> _Dataset_

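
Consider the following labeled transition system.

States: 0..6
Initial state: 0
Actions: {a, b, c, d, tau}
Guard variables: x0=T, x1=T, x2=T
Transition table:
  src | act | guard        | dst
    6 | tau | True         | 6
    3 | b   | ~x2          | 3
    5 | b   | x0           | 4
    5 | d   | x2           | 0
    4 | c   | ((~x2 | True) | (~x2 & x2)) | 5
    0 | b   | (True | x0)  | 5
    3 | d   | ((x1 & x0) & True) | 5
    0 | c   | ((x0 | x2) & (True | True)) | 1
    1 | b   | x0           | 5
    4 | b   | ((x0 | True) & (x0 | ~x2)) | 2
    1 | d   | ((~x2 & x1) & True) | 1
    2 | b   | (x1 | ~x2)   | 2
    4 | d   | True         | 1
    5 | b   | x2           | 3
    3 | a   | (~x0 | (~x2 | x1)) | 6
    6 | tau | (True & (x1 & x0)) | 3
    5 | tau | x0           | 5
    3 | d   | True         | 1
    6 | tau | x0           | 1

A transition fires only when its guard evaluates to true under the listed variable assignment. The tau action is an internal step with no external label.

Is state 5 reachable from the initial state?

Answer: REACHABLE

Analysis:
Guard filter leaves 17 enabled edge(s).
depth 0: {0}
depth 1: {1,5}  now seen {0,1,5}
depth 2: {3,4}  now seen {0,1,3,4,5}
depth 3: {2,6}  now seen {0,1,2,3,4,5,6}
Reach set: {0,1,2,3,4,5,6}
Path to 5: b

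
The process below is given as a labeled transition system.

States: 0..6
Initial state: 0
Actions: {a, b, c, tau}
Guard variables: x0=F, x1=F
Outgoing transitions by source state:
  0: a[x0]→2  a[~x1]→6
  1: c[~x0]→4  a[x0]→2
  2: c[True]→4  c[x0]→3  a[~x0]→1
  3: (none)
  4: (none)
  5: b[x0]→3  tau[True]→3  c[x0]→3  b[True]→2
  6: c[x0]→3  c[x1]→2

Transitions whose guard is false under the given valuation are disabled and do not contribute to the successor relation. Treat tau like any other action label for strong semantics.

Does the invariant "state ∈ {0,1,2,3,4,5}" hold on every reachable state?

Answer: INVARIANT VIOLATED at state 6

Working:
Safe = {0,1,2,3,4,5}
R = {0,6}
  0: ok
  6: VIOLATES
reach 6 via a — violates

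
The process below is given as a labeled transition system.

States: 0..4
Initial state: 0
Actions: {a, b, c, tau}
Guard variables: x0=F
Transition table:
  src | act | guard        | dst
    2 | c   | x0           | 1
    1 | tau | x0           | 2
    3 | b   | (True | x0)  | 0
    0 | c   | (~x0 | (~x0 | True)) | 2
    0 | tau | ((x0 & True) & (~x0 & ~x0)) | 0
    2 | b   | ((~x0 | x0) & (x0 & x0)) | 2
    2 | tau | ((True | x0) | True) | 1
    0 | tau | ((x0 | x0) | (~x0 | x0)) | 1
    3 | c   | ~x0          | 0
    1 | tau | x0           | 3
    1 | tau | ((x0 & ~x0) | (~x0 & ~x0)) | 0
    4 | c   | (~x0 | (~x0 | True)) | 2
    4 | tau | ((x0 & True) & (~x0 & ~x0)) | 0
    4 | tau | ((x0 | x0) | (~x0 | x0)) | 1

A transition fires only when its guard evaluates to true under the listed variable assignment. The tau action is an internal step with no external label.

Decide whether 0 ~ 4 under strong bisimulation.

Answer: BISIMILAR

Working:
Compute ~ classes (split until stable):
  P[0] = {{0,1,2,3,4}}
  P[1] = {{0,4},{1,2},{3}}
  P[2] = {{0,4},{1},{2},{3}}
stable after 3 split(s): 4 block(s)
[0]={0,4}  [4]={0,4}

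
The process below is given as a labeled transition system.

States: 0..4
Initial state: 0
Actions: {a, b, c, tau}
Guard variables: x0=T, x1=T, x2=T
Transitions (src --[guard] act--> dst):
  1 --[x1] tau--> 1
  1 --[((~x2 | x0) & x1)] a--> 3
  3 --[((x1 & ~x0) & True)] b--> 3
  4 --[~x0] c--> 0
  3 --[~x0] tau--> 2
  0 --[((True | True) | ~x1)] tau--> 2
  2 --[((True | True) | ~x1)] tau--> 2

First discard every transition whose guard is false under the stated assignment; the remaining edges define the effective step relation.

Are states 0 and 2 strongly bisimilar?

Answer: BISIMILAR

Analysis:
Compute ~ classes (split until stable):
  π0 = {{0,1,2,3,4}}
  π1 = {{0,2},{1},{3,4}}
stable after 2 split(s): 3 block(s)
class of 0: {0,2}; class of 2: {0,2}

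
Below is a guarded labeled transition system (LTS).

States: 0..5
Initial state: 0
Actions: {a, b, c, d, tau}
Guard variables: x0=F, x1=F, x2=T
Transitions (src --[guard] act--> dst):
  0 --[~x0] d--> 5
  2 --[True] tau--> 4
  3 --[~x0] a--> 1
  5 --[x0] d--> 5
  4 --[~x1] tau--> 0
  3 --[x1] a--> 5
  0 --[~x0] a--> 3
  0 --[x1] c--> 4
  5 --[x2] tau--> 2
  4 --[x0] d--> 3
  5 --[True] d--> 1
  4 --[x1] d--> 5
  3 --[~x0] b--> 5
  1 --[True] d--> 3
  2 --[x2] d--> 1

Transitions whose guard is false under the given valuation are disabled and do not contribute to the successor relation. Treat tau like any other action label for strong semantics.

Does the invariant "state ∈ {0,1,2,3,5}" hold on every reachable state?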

> _Task item_
Reproduce the line that contains "0 --[~x0] a--> 3" and each line after it through the last line of the entries above, exactly; leave out all earlier lines.

> _Response_
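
  0 --[~x0] a--> 3
  0 --[x1] c--> 4
  5 --[x2] tau--> 2
  4 --[x0] d--> 3
  5 --[True] d--> 1
  4 --[x1] d--> 5
  3 --[~x0] b--> 5
  1 --[True] d--> 3
  2 --[x2] d--> 1

Transitions whose guard is false under the given valuation are disabled and do not contribute to the successor relation. Treat tau like any other action label for strong semantics.

Does the invariant "state ∈ {0,1,2,3,5}" hold on every reachable state?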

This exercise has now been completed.